What is needed is an exact copy of the lines from the one containing "Compute the value" through the last line of the entries below, both included.

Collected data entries
....
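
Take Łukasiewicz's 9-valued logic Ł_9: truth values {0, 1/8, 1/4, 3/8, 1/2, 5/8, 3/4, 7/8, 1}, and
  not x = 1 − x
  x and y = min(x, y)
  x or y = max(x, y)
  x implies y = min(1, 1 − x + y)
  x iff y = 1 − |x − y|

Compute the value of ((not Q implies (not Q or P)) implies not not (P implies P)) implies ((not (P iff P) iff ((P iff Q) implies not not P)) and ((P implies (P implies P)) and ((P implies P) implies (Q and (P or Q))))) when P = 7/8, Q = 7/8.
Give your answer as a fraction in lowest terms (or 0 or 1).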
....
# Output below:
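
Compute the value of ((not Q implies (not Q or P)) implies not not (P implies P)) implies ((not (P iff P) iff ((P iff Q) implies not not P)) and ((P implies (P implies P)) and ((P implies P) implies (Q and (P or Q))))) when P = 7/8, Q = 7/8.
Give your answer as a fraction in lowest terms (or 0 or 1).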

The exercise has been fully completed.